__GIVEN RECORDS__:
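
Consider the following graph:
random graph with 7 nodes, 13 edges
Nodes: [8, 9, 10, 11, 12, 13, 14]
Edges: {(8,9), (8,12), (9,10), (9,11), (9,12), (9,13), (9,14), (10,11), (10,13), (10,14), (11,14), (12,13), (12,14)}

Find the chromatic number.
Clique number ω(G) = 4 (lower bound: χ ≥ ω).
The clique on [9, 10, 11, 14] has size 4, forcing χ ≥ 4, and the coloring below uses 4 colors, so χ(G) = 4.
A valid 4-coloring: color 1: [9]; color 2: [10, 12]; color 3: [8, 13, 14]; color 4: [11].

χ(G) = 4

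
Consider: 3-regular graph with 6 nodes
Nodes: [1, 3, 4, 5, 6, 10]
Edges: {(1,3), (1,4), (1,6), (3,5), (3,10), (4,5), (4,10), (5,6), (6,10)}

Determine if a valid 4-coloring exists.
Yes, G is 4-colorable

A valid 4-coloring: color 1: [3, 4, 6]; color 2: [1, 5, 10].
(χ(G) = 2 ≤ 4.)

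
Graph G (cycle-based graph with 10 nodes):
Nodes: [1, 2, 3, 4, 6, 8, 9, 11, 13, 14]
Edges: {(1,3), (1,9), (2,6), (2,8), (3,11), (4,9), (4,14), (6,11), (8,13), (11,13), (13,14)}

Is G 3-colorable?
Yes, G is 3-colorable

A valid 3-coloring: color 1: [1, 2, 4, 11]; color 2: [3, 6, 9, 13]; color 3: [8, 14].
(χ(G) = 3 ≤ 3.)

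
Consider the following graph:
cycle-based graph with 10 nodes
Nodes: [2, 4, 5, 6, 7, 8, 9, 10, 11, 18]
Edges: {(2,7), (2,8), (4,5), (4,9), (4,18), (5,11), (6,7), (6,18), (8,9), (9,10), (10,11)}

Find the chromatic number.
χ(G) = 3

Clique number ω(G) = 2 (lower bound: χ ≥ ω).
Odd cycle [10, 11, 5, 4, 9] needs 3 colors (χ ≥ 3).
The coloring below uses 3 colors, so χ(G) = 3.
A valid 3-coloring: color 1: [2, 9, 11, 18]; color 2: [4, 7, 8, 10]; color 3: [5, 6].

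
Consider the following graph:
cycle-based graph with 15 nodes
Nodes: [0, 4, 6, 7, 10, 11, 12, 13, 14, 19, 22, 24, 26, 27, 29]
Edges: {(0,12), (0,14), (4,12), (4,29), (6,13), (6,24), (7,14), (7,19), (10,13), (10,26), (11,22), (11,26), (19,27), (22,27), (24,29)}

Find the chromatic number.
χ(G) = 3

Clique number ω(G) = 2 (lower bound: χ ≥ ω).
Odd cycle [6, 24, 29, 4, 12, 0, 14, 7, 19, 27, 22, 11, 26, 10, 13] needs 3 colors (χ ≥ 3).
The coloring below uses 3 colors, so χ(G) = 3.
A valid 3-coloring: color 1: [6, 10, 12, 14, 19, 22, 29]; color 2: [0, 4, 7, 11, 13, 24, 27]; color 3: [26].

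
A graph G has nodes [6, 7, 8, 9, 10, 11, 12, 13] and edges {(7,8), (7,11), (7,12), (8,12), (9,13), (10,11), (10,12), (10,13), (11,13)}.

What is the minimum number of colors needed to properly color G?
χ(G) = 3

Clique number ω(G) = 3 (lower bound: χ ≥ ω).
The clique on [7, 8, 12] has size 3, forcing χ ≥ 3, and the coloring below uses 3 colors, so χ(G) = 3.
A valid 3-coloring: color 1: [6, 9, 11, 12]; color 2: [7, 10]; color 3: [8, 13].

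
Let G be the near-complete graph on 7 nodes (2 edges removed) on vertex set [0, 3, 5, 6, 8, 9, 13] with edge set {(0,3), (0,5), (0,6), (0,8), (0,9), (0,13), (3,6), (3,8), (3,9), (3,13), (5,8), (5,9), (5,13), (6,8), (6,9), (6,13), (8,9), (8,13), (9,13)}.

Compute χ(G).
χ(G) = 6

Clique number ω(G) = 6 (lower bound: χ ≥ ω).
The clique on [0, 3, 6, 8, 9, 13] has size 6, forcing χ ≥ 6, and the coloring below uses 6 colors, so χ(G) = 6.
A valid 6-coloring: color 1: [8]; color 2: [0]; color 3: [13]; color 4: [9]; color 5: [5, 6]; color 6: [3].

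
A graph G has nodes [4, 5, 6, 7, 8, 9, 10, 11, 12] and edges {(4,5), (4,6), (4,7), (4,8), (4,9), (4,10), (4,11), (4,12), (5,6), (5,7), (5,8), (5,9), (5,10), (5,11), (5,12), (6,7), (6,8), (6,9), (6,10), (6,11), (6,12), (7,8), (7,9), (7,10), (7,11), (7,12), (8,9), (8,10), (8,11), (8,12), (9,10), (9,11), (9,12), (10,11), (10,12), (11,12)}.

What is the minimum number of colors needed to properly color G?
χ(G) = 9

Clique number ω(G) = 9 (lower bound: χ ≥ ω).
The clique on [4, 5, 6, 7, 8, 9, 10, 11, 12] has size 9, forcing χ ≥ 9, and the coloring below uses 9 colors, so χ(G) = 9.
A valid 9-coloring: color 1: [5]; color 2: [10]; color 3: [12]; color 4: [6]; color 5: [11]; color 6: [7]; color 7: [4]; color 8: [9]; color 9: [8].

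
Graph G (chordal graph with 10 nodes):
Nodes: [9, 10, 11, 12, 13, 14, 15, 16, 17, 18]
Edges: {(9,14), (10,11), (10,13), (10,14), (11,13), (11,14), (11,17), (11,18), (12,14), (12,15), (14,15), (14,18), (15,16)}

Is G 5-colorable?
Yes, G is 5-colorable

A valid 5-coloring: color 1: [13, 14, 16, 17]; color 2: [9, 11, 15]; color 3: [10, 12, 18].
(χ(G) = 3 ≤ 5.)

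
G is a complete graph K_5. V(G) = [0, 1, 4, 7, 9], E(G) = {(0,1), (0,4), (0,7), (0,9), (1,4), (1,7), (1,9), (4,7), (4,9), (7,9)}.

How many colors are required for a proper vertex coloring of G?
χ(G) = 5

Clique number ω(G) = 5 (lower bound: χ ≥ ω).
The clique on [0, 1, 4, 7, 9] has size 5, forcing χ ≥ 5, and the coloring below uses 5 colors, so χ(G) = 5.
A valid 5-coloring: color 1: [7]; color 2: [1]; color 3: [9]; color 4: [4]; color 5: [0].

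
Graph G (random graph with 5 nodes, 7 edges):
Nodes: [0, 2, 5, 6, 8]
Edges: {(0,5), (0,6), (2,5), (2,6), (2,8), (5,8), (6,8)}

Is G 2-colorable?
No, G is not 2-colorable

The clique on vertices [2, 5, 8] has size 3 > 2, so it alone needs 3 colors.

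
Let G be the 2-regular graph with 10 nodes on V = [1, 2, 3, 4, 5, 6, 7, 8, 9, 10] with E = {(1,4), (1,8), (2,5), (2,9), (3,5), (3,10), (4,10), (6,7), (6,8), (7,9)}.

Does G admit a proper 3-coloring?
Yes, G is 3-colorable

A valid 3-coloring: color 1: [1, 5, 6, 9, 10]; color 2: [2, 3, 4, 7, 8].
(χ(G) = 2 ≤ 3.)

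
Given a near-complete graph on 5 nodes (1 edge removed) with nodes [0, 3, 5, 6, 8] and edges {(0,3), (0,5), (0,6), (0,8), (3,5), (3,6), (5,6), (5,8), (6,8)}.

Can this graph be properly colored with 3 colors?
No, G is not 3-colorable

The clique on vertices [0, 5, 6, 8] has size 4 > 3, so it alone needs 4 colors.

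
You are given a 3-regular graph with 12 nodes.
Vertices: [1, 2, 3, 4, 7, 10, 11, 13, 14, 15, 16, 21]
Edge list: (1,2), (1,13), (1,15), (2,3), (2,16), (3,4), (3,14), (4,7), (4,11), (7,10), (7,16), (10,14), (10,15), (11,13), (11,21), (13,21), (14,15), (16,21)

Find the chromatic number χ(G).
Clique number ω(G) = 3 (lower bound: χ ≥ ω).
The clique on [10, 14, 15] has size 3, forcing χ ≥ 3, and the coloring below uses 3 colors, so χ(G) = 3.
A valid 3-coloring: color 1: [1, 3, 10, 11, 16]; color 2: [2, 4, 14, 21]; color 3: [7, 13, 15].

χ(G) = 3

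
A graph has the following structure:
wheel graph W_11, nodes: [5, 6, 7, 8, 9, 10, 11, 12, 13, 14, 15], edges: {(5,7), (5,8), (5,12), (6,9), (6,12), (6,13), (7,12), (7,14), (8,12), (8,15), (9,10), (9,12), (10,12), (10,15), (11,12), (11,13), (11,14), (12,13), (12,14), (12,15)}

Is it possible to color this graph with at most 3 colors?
A valid 3-coloring: color 1: [12]; color 2: [5, 9, 13, 14, 15]; color 3: [6, 7, 8, 10, 11].
(χ(G) = 3 ≤ 3.)

Yes, G is 3-colorable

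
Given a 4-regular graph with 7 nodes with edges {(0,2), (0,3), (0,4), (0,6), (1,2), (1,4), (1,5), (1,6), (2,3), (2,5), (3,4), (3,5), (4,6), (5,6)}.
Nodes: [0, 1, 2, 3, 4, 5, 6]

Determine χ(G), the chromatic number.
χ(G) = 4

Clique number ω(G) = 3 (lower bound: χ ≥ ω).
Suppose a proper 3-coloring c exists. The clique [0, 2, 3] takes 3 distinct colors; by symmetry let c(0) = 1, c(2) = 2, c(3) = 3.
- Vertex 4: neighbors [0, 3] already have colors [1, 3] ⇒ c(4) = 2.
- Vertex 5: neighbors [2, 3] already have colors [2, 3] ⇒ c(5) = 1.
- Vertex 1: neighbors [5, 2] already have colors [1, 2] ⇒ c(1) = 3.
- Vertex 6: neighbors [0, 4, 1] already have colors [1, 2, 3] — all 3 colors blocked. Contradiction.
The forced assignments end in a contradiction, so G has no proper 3-coloring (χ ≥ 4).
The coloring below uses 4 colors, so χ(G) = 4.
A valid 4-coloring: color 1: [1, 3]; color 2: [0, 5]; color 3: [2, 6]; color 4: [4].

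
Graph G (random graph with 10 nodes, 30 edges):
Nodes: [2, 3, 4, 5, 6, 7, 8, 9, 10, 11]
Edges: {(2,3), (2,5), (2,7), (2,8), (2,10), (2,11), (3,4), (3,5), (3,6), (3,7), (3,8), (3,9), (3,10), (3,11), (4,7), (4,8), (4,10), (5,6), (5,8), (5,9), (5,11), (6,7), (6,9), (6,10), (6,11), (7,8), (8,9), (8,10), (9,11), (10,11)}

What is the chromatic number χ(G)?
Clique number ω(G) = 5 (lower bound: χ ≥ ω).
The clique on [3, 5, 6, 9, 11] has size 5, forcing χ ≥ 5, and the coloring below uses 5 colors, so χ(G) = 5.
A valid 5-coloring: color 1: [3]; color 2: [6, 8]; color 3: [2, 4, 9]; color 4: [5, 7, 10]; color 5: [11].

χ(G) = 5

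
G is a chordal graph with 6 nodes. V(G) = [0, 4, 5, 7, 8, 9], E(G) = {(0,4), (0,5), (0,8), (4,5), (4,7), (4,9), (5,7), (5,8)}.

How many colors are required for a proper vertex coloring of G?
Clique number ω(G) = 3 (lower bound: χ ≥ ω).
The clique on [0, 5, 8] has size 3, forcing χ ≥ 3, and the coloring below uses 3 colors, so χ(G) = 3.
A valid 3-coloring: color 1: [5, 9]; color 2: [4, 8]; color 3: [0, 7].

χ(G) = 3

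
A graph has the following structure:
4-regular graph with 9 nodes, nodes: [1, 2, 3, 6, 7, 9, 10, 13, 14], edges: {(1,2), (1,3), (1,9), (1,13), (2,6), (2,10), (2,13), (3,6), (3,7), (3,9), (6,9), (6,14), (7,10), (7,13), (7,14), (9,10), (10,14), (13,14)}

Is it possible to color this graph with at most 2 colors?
No, G is not 2-colorable

The clique on vertices [1, 3, 9] has size 3 > 2, so it alone needs 3 colors.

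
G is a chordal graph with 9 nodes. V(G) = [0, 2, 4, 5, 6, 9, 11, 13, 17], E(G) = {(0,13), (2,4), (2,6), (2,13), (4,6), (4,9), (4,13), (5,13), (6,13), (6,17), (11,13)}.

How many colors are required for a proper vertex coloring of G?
Clique number ω(G) = 4 (lower bound: χ ≥ ω).
The clique on [2, 4, 6, 13] has size 4, forcing χ ≥ 4, and the coloring below uses 4 colors, so χ(G) = 4.
A valid 4-coloring: color 1: [9, 13, 17]; color 2: [0, 5, 6, 11]; color 3: [4]; color 4: [2].

χ(G) = 4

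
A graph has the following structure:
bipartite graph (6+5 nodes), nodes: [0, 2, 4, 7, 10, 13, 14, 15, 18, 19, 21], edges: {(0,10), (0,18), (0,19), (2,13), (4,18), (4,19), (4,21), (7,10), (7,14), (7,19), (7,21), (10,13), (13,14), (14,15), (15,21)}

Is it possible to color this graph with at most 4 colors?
Yes, G is 4-colorable

A valid 4-coloring: color 1: [0, 4, 7, 13, 15]; color 2: [2, 10, 14, 18, 19, 21].
(χ(G) = 2 ≤ 4.)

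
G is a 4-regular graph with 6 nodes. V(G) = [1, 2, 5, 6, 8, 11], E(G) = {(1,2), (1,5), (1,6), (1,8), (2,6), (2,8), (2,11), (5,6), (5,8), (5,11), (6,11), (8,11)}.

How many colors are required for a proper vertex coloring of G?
Clique number ω(G) = 3 (lower bound: χ ≥ ω).
The clique on [1, 2, 8] has size 3, forcing χ ≥ 3, and the coloring below uses 3 colors, so χ(G) = 3.
A valid 3-coloring: color 1: [6, 8]; color 2: [1, 11]; color 3: [2, 5].

χ(G) = 3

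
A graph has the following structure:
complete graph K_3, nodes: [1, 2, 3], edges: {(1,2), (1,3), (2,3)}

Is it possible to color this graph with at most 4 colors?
A valid 4-coloring: color 1: [3]; color 2: [2]; color 3: [1].
(χ(G) = 3 ≤ 4.)

Yes, G is 4-colorable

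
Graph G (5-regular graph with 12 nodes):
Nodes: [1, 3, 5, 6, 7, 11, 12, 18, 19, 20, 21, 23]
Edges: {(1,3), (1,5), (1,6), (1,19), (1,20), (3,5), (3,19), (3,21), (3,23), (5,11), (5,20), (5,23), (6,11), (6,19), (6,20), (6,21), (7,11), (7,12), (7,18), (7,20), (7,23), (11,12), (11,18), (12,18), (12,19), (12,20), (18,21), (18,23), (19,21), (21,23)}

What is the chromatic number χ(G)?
χ(G) = 4

Clique number ω(G) = 4 (lower bound: χ ≥ ω).
The clique on [7, 11, 12, 18] has size 4, forcing χ ≥ 4, and the coloring below uses 4 colors, so χ(G) = 4.
A valid 4-coloring: color 1: [3, 18, 20]; color 2: [11, 19, 23]; color 3: [1, 12, 21]; color 4: [5, 6, 7].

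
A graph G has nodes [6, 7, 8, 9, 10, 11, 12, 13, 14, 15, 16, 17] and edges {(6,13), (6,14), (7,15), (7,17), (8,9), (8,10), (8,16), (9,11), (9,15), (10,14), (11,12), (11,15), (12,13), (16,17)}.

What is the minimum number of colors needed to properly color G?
χ(G) = 3

Clique number ω(G) = 3 (lower bound: χ ≥ ω).
The clique on [9, 11, 15] has size 3, forcing χ ≥ 3, and the coloring below uses 3 colors, so χ(G) = 3.
A valid 3-coloring: color 1: [7, 8, 11, 13, 14]; color 2: [6, 9, 10, 12, 17]; color 3: [15, 16].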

__WORK ITEM__:
Show all lines above holding the word "complete".

__REPLY__:
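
Let G be the near-complete graph on 7 nodes (2 edges removed) on vertex set [0, 3, 5, 6, 8, 9, 13] with edge set {(0,3), (0,5), (0,6), (0,8), (0,9), (0,13), (3,6), (3,8), (3,9), (3,13), (5,8), (5,9), (5,13), (6,8), (6,9), (6,13), (8,9), (8,13), (9,13)}.
G is a complete graph K_5. V(G) = [0, 1, 4, 7, 9], E(G) = {(0,1), (0,4), (0,7), (0,9), (1,4), (1,7), (1,9), (4,7), (4,9), (7,9)}.
Given a near-complete graph on 5 nodes (1 edge removed) with nodes [0, 3, 5, 6, 8] and edges {(0,3), (0,5), (0,6), (0,8), (3,5), (3,6), (5,6), (5,8), (6,8)}.
complete graph K_3, nodes: [1, 2, 3], edges: {(1,2), (1,3), (2,3)}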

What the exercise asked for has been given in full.